Work instruction: Write the entries out exactly, with the final line being the one containing "Grid: 6×9 cells.".

══ Extracted entries ══

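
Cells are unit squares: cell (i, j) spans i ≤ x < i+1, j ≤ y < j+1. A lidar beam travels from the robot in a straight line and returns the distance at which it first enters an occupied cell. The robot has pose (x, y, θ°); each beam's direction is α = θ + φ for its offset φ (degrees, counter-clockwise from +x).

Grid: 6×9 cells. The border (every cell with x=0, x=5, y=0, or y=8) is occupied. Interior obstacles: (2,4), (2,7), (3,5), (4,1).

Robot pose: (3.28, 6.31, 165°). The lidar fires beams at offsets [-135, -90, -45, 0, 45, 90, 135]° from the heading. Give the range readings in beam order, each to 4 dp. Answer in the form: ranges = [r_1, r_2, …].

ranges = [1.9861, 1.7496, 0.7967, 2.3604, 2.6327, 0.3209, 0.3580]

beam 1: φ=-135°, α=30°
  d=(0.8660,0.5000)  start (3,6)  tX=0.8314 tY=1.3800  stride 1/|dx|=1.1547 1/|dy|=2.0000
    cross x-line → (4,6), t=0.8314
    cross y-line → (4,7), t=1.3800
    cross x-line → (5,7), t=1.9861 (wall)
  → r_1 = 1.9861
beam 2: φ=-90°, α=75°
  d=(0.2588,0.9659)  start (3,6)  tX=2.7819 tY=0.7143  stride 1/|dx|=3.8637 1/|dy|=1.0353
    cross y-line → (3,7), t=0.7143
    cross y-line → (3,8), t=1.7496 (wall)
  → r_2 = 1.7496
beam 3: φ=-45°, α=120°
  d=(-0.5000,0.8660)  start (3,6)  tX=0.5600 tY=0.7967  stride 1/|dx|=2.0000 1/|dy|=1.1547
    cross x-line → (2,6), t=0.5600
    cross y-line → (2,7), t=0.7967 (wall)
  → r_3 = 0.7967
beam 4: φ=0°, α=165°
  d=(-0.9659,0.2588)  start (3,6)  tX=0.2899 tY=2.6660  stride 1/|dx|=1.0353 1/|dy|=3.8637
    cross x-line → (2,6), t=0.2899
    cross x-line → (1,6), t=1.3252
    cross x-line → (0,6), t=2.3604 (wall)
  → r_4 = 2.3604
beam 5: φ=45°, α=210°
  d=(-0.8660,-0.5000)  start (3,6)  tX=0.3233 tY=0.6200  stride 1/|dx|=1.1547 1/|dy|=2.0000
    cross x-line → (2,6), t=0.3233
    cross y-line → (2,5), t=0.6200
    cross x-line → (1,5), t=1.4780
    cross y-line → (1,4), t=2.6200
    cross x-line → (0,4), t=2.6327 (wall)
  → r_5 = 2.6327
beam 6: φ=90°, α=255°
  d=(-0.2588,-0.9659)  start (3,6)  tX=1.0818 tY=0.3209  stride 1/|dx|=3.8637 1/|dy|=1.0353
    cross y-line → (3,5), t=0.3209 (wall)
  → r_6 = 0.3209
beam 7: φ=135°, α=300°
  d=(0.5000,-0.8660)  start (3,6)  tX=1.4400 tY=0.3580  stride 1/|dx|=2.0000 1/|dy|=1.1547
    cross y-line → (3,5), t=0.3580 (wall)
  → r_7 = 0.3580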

═══

Exercise response:
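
Cells are unit squares: cell (i, j) spans i ≤ x < i+1, j ≤ y < j+1. A lidar beam travels from the robot in a straight line and returns the distance at which it first enters an occupied cell. The robot has pose (x, y, θ°); each beam's direction is α = θ + φ for its offset φ (degrees, counter-clockwise from +x).

Grid: 6×9 cells. The border (every cell with x=0, x=5, y=0, or y=8) is occupied. Interior obstacles: (2,4), (2,7), (3,5), (4,1).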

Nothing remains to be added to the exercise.